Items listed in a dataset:
=== Begin Enclosure ===

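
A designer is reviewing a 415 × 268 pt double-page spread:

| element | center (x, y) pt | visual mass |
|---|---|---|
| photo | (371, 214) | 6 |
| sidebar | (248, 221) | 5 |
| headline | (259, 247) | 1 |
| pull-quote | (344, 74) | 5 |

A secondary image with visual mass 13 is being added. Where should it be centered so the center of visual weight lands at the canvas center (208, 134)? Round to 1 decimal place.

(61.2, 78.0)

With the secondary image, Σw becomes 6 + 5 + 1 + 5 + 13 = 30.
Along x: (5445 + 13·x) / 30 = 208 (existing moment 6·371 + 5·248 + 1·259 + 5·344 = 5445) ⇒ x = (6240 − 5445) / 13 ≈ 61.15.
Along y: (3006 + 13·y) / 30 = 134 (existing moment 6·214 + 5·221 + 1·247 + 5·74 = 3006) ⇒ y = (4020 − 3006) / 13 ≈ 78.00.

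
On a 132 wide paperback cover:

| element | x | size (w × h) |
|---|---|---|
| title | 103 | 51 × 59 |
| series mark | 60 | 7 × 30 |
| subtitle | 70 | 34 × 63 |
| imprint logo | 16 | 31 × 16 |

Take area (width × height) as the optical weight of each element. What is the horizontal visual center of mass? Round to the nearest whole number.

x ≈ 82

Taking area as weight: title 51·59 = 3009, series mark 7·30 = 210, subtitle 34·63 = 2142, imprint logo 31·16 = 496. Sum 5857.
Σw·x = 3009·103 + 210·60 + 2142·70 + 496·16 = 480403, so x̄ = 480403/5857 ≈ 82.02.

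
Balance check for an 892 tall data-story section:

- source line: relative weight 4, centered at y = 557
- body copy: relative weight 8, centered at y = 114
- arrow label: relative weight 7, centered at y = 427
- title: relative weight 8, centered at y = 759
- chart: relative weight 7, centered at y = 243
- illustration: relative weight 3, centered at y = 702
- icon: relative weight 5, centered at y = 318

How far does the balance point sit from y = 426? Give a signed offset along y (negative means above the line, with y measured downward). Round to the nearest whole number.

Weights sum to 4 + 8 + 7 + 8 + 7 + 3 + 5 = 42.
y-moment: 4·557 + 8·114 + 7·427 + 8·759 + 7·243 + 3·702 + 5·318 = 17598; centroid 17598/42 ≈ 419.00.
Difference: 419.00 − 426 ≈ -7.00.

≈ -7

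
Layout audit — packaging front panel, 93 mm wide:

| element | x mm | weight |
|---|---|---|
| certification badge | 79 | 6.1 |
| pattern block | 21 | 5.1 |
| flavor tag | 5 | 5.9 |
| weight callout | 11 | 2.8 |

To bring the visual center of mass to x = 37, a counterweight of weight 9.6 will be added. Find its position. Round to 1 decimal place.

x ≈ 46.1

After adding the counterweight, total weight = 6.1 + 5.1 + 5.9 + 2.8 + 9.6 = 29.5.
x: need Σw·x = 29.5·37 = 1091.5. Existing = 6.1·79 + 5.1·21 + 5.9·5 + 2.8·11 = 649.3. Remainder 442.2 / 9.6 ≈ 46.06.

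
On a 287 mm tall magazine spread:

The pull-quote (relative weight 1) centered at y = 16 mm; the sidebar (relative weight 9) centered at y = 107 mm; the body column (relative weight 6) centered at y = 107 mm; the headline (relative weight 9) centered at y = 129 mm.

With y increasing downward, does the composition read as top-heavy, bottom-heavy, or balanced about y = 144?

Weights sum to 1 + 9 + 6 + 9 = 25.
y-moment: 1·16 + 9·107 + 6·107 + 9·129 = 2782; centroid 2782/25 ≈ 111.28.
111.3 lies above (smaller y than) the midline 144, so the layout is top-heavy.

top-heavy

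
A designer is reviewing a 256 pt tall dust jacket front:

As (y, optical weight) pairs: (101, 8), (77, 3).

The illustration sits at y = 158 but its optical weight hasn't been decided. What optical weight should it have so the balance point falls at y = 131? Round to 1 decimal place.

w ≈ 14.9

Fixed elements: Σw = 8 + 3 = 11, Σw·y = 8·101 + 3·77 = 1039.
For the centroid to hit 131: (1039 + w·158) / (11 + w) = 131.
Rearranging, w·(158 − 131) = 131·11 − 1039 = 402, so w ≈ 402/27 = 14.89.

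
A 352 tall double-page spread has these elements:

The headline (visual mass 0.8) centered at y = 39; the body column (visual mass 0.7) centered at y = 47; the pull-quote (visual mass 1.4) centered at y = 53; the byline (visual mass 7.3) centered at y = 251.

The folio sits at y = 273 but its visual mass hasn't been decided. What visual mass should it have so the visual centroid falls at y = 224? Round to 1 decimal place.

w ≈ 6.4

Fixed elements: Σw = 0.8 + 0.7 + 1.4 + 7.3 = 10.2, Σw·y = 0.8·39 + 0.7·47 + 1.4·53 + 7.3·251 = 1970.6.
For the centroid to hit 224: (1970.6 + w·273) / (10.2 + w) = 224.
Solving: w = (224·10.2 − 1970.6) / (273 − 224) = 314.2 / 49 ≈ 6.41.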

=== End Enclosure ===

▶ **ACTION ITEM**: From the records above, transcribe without alteration every line from the one with "- icon: relative" to the one with "On a 287 mm", inclusive.

▶ **COMPLETED EXERCISE**:
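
- icon: relative weight 5, centered at y = 318

How far does the balance point sit from y = 426? Give a signed offset along y (negative means above the line, with y measured downward). Round to the nearest whole number.

Weights sum to 4 + 8 + 7 + 8 + 7 + 3 + 5 = 42.
y-moment: 4·557 + 8·114 + 7·427 + 8·759 + 7·243 + 3·702 + 5·318 = 17598; centroid 17598/42 ≈ 419.00.
Difference: 419.00 − 426 ≈ -7.00.

≈ -7

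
Layout audit — packaging front panel, 93 mm wide:

| element | x mm | weight |
|---|---|---|
| certification badge | 79 | 6.1 |
| pattern block | 21 | 5.1 |
| flavor tag | 5 | 5.9 |
| weight callout | 11 | 2.8 |

To bring the visual center of mass to x = 37, a counterweight of weight 9.6 will be added. Find its position. Round to 1 decimal place.

x ≈ 46.1

After adding the counterweight, total weight = 6.1 + 5.1 + 5.9 + 2.8 + 9.6 = 29.5.
x: need Σw·x = 29.5·37 = 1091.5. Existing = 6.1·79 + 5.1·21 + 5.9·5 + 2.8·11 = 649.3. Remainder 442.2 / 9.6 ≈ 46.06.

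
On a 287 mm tall magazine spread: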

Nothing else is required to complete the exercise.